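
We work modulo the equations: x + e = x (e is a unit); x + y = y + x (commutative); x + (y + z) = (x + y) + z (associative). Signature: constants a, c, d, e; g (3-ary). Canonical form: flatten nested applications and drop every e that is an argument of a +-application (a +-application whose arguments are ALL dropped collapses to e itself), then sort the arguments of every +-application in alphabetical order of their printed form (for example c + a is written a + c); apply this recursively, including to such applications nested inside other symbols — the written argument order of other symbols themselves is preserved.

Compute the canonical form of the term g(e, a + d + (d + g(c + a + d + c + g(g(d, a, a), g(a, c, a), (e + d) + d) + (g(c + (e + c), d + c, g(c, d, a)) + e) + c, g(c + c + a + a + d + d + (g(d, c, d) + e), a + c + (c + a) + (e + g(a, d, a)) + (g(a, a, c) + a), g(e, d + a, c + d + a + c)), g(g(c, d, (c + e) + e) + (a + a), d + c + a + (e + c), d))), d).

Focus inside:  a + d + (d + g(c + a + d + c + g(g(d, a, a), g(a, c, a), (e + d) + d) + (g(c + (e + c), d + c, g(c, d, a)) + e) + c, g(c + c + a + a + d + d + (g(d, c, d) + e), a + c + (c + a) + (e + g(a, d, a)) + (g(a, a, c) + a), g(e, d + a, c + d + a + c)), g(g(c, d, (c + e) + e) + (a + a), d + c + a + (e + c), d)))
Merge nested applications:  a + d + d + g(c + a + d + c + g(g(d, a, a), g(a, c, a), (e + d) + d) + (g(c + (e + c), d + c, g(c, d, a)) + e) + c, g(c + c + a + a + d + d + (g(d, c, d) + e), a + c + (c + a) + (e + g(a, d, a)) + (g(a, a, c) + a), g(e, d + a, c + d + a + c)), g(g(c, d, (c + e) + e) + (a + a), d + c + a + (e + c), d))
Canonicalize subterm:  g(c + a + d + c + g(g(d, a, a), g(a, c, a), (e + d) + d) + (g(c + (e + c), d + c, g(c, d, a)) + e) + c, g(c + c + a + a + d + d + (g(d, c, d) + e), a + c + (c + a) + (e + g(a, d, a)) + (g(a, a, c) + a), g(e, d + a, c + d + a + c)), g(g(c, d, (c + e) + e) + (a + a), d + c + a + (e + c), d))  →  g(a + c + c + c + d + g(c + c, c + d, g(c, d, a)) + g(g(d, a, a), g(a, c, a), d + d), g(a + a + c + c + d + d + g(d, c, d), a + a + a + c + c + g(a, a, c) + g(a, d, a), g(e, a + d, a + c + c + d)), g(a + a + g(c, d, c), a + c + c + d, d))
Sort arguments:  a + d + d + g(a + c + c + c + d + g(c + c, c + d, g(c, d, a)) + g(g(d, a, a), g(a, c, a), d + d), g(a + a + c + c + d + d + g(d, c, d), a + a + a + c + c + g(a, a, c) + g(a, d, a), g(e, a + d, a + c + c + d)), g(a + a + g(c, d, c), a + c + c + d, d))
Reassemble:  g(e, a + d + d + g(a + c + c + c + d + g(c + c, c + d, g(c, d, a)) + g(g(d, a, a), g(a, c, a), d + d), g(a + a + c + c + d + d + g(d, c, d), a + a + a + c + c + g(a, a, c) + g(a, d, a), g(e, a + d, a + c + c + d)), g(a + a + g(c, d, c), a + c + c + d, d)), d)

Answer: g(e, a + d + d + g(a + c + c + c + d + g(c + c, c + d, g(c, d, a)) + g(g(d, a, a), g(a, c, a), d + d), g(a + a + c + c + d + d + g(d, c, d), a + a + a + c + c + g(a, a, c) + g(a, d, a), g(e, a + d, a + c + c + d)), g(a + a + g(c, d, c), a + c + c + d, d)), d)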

· · · · ·

== Your instructions ==
Each line of the listing should be copied exactly, with none left out.

== Response ==
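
We work modulo the equations: x + e = x (e is a unit); x + y = y + x (commutative); x + (y + z) = (x + y) + z (associative). Signature: constants a, c, d, e; g (3-ary). Canonical form: flatten nested applications and drop every e that is an argument of a +-application (a +-application whose arguments are ALL dropped collapses to e itself), then sort the arguments of every +-application in alphabetical order of their printed form (for example c + a is written a + c); apply this recursively, including to such applications nested inside other symbols — the written argument order of other symbols themselves is preserved.

Compute the canonical form of the term g(e, a + d + (d + g(c + a + d + c + g(g(d, a, a), g(a, c, a), (e + d) + d) + (g(c + (e + c), d + c, g(c, d, a)) + e) + c, g(c + c + a + a + d + d + (g(d, c, d) + e), a + c + (c + a) + (e + g(a, d, a)) + (g(a, a, c) + a), g(e, d + a, c + d + a + c)), g(g(c, d, (c + e) + e) + (a + a), d + c + a + (e + c), d))), d).

Focus inside:  a + d + (d + g(c + a + d + c + g(g(d, a, a), g(a, c, a), (e + d) + d) + (g(c + (e + c), d + c, g(c, d, a)) + e) + c, g(c + c + a + a + d + d + (g(d, c, d) + e), a + c + (c + a) + (e + g(a, d, a)) + (g(a, a, c) + a), g(e, d + a, c + d + a + c)), g(g(c, d, (c + e) + e) + (a + a), d + c + a + (e + c), d)))
Merge nested applications:  a + d + d + g(c + a + d + c + g(g(d, a, a), g(a, c, a), (e + d) + d) + (g(c + (e + c), d + c, g(c, d, a)) + e) + c, g(c + c + a + a + d + d + (g(d, c, d) + e), a + c + (c + a) + (e + g(a, d, a)) + (g(a, a, c) + a), g(e, d + a, c + d + a + c)), g(g(c, d, (c + e) + e) + (a + a), d + c + a + (e + c), d))
Canonicalize subterm:  g(c + a + d + c + g(g(d, a, a), g(a, c, a), (e + d) + d) + (g(c + (e + c), d + c, g(c, d, a)) + e) + c, g(c + c + a + a + d + d + (g(d, c, d) + e), a + c + (c + a) + (e + g(a, d, a)) + (g(a, a, c) + a), g(e, d + a, c + d + a + c)), g(g(c, d, (c + e) + e) + (a + a), d + c + a + (e + c), d))  →  g(a + c + c + c + d + g(c + c, c + d, g(c, d, a)) + g(g(d, a, a), g(a, c, a), d + d), g(a + a + c + c + d + d + g(d, c, d), a + a + a + c + c + g(a, a, c) + g(a, d, a), g(e, a + d, a + c + c + d)), g(a + a + g(c, d, c), a + c + c + d, d))
Sort arguments:  a + d + d + g(a + c + c + c + d + g(c + c, c + d, g(c, d, a)) + g(g(d, a, a), g(a, c, a), d + d), g(a + a + c + c + d + d + g(d, c, d), a + a + a + c + c + g(a, a, c) + g(a, d, a), g(e, a + d, a + c + c + d)), g(a + a + g(c, d, c), a + c + c + d, d))
Reassemble:  g(e, a + d + d + g(a + c + c + c + d + g(c + c, c + d, g(c, d, a)) + g(g(d, a, a), g(a, c, a), d + d), g(a + a + c + c + d + d + g(d, c, d), a + a + a + c + c + g(a, a, c) + g(a, d, a), g(e, a + d, a + c + c + d)), g(a + a + g(c, d, c), a + c + c + d, d)), d)

Answer: g(e, a + d + d + g(a + c + c + c + d + g(c + c, c + d, g(c, d, a)) + g(g(d, a, a), g(a, c, a), d + d), g(a + a + c + c + d + d + g(d, c, d), a + a + a + c + c + g(a, a, c) + g(a, d, a), g(e, a + d, a + c + c + d)), g(a + a + g(c, d, c), a + c + c + d, d)), d)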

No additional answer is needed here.